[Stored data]
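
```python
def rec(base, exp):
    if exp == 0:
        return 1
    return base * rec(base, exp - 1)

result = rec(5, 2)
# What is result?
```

rec(5, 2) = 5 * 5 = 25

Answer: 25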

Directions
Copy every line where the word "base" is present in the entries above.

Exercise solution
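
def rec(base, exp):
    return base * rec(base, exp - 1)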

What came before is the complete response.